▸ INPUT FOR THIS TASK:
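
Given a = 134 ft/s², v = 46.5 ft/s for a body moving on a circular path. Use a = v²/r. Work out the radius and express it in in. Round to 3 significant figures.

Rearranging: r = v²/a.
a = 134 ft/s² = 40.84 m/s²; v = 46.5 ft/s = 14.17 m/s.
r = 4.918 m
4.918 m × (1 in / 0.02540 m) = 193.6 in

194 in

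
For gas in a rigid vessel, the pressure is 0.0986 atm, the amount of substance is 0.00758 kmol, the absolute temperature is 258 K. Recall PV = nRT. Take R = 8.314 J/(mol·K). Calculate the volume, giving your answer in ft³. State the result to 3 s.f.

Solving PV = nRT for V: V = nRT/P.
P = 0.0986 atm = 9991 Pa; n = 0.00758 kmol = 7.580 mol; T = 258 K; R = 8.314 J/(mol·K).
V = 1.627 m³
1.627 m³ × (1 ft³ / 0.02832 m³) = 57.47 ft³

57.5 ft³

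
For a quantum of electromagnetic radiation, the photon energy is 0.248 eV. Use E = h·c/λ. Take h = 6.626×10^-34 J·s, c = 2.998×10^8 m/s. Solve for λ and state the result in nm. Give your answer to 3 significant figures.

5000 nm

Solving E = h·c/λ for λ: λ = hc/E.
E = 0.248 eV = 3.973×10^-20 J; h = 6.626×10^-34 J·s; c = 2.998×10^8 m/s.
λ = 4.999×10^-6 m
4.999×10^-6 m × (1 nm / 1.000×10^-9 m) = 4999 nm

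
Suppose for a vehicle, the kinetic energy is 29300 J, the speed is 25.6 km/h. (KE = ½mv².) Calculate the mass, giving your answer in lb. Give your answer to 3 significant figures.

2550 lb

Solving KE = ½mv² for m: m = 2·KE/v².
KE = 29300 J; v = 25.6 km/h = 7.111 m/s.
m = 1159 kg
1159 kg × (1 lb / 0.4536 kg) = 2555 lb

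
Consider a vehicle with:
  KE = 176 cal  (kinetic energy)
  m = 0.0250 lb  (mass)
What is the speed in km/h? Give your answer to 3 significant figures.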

▸ EXERCISE BRIEF:
Nothing in the records may change. Print all of them.

▸ RESPONSE:
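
Given a = 134 ft/s², v = 46.5 ft/s for a body moving on a circular path. Use a = v²/r. Work out the radius and express it in in. Round to 3 significant figures.

Rearranging: r = v²/a.
a = 134 ft/s² = 40.84 m/s²; v = 46.5 ft/s = 14.17 m/s.
r = 4.918 m
4.918 m × (1 in / 0.02540 m) = 193.6 in

194 in

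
For gas in a rigid vessel, the pressure is 0.0986 atm, the amount of substance is 0.00758 kmol, the absolute temperature is 258 K. Recall PV = nRT. Take R = 8.314 J/(mol·K). Calculate the volume, giving your answer in ft³. State the result to 3 s.f.

Solving PV = nRT for V: V = nRT/P.
P = 0.0986 atm = 9991 Pa; n = 0.00758 kmol = 7.580 mol; T = 258 K; R = 8.314 J/(mol·K).
V = 1.627 m³
1.627 m³ × (1 ft³ / 0.02832 m³) = 57.47 ft³

57.5 ft³

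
For a quantum of electromagnetic radiation, the photon energy is 0.248 eV. Use E = h·c/λ. Take h = 6.626×10^-34 J·s, c = 2.998×10^8 m/s. Solve for λ and state the result in nm. Give your answer to 3 significant figures.

5000 nm

Solving E = h·c/λ for λ: λ = hc/E.
E = 0.248 eV = 3.973×10^-20 J; h = 6.626×10^-34 J·s; c = 2.998×10^8 m/s.
λ = 4.999×10^-6 m
4.999×10^-6 m × (1 nm / 1.000×10^-9 m) = 4999 nm

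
Suppose for a vehicle, the kinetic energy is 29300 J, the speed is 25.6 km/h. (KE = ½mv².) Calculate the mass, giving your answer in lb. Give your answer to 3 significant figures.

2550 lb

Solving KE = ½mv² for m: m = 2·KE/v².
KE = 29300 J; v = 25.6 km/h = 7.111 m/s.
m = 1159 kg
1159 kg × (1 lb / 0.4536 kg) = 2555 lb

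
Consider a vehicle with:
  KE = 176 cal  (kinetic energy)
  m = 0.0250 lb  (mass)
What is the speed in km/h? Give your answer to 3 significant figures.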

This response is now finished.